__Task directions__:
The answer is every record that follows, printed exactly.

__Material shown__:
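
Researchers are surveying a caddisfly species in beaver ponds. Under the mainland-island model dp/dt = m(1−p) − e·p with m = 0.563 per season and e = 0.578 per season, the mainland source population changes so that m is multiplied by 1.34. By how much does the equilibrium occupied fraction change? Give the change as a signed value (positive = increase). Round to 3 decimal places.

Before: p* = 0.563/(0.563+0.578) = 0.4934.
After: m = 0.75442, e = 0.578; p* = 0.75442/1.3324 = 0.5662.
Δp* = 0.5662 − 0.4934 = +0.0728.

0.073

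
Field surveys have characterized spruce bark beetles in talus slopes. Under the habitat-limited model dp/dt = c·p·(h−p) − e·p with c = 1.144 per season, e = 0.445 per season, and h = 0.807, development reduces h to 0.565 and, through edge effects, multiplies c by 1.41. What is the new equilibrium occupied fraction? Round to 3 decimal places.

0.289

Before: p* = h − e/c = 0.807 − 0.445/1.144 = 0.807 − 0.3890 = 0.4180.
After: c = 1.61304, e = 0.445, h = 0.565; p* = 0.565 − 0.445/1.61304 = 0.2891.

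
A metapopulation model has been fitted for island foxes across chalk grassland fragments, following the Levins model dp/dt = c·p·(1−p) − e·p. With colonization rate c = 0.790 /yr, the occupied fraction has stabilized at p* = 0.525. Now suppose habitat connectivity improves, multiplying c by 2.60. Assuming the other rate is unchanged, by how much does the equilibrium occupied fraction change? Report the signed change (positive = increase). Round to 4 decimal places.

0.2923

Balance c(1−p*) = e gives e = 0.790×(1 − 0.52500) = 0.37525.
New p* = 1 − e/c = 1 − 0.37525/2.05400 = 0.81731.
Δp* = 0.81731 − 0.52500 = +0.29231.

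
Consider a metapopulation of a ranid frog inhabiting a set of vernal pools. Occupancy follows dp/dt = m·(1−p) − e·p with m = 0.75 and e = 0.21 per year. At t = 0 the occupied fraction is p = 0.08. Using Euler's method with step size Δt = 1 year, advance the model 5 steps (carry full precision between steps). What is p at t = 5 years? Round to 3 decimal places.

Update rule: p ← p + [m·(1−p) − e·p]·Δt with Δt = 1.
p: 0.08000 → 0.75320  (Δp = +0.67320)
p: 0.75320 → 0.78013  (Δp = +0.02693)
p: 0.78013 → 0.78121  (Δp = +0.00108)
p: 0.78121 → 0.78125  (Δp = +0.00004)
p: 0.78125 → 0.78125  (Δp = +0.00000)

0.781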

__Output of the task__:
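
Researchers are surveying a caddisfly species in beaver ponds. Under the mainland-island model dp/dt = m(1−p) − e·p with m = 0.563 per season and e = 0.578 per season, the mainland source population changes so that m is multiplied by 1.34. By how much does the equilibrium occupied fraction change? Give the change as a signed value (positive = increase). Round to 3 decimal places.

Before: p* = 0.563/(0.563+0.578) = 0.4934.
After: m = 0.75442, e = 0.578; p* = 0.75442/1.3324 = 0.5662.
Δp* = 0.5662 − 0.4934 = +0.0728.

0.073

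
Field surveys have characterized spruce bark beetles in talus slopes. Under the habitat-limited model dp/dt = c·p·(h−p) − e·p with c = 1.144 per season, e = 0.445 per season, and h = 0.807, development reduces h to 0.565 and, through edge effects, multiplies c by 1.41. What is the new equilibrium occupied fraction? Round to 3 decimal places.

0.289

Before: p* = h − e/c = 0.807 − 0.445/1.144 = 0.807 − 0.3890 = 0.4180.
After: c = 1.61304, e = 0.445, h = 0.565; p* = 0.565 − 0.445/1.61304 = 0.2891.

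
A metapopulation model has been fitted for island foxes across chalk grassland fragments, following the Levins model dp/dt = c·p·(1−p) − e·p. With colonization rate c = 0.790 /yr, the occupied fraction has stabilized at p* = 0.525. Now suppose habitat connectivity improves, multiplying c by 2.60. Assuming the other rate is unchanged, by how much does the equilibrium occupied fraction change? Report the signed change (positive = increase). Round to 4 decimal places.

0.2923

Balance c(1−p*) = e gives e = 0.790×(1 − 0.52500) = 0.37525.
New p* = 1 − e/c = 1 − 0.37525/2.05400 = 0.81731.
Δp* = 0.81731 − 0.52500 = +0.29231.

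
Consider a metapopulation of a ranid frog inhabiting a set of vernal pools. Occupancy follows dp/dt = m·(1−p) − e·p with m = 0.75 and e = 0.21 per year. At t = 0 the occupied fraction is p = 0.08. Using Euler's method with step size Δt = 1 year, advance the model 5 steps (carry full precision between steps). What is p at t = 5 years? Round to 3 decimal places.

Update rule: p ← p + [m·(1−p) − e·p]·Δt with Δt = 1.
p: 0.08000 → 0.75320  (Δp = +0.67320)
p: 0.75320 → 0.78013  (Δp = +0.02693)
p: 0.78013 → 0.78121  (Δp = +0.00108)
p: 0.78121 → 0.78125  (Δp = +0.00004)
p: 0.78125 → 0.78125  (Δp = +0.00000)

0.781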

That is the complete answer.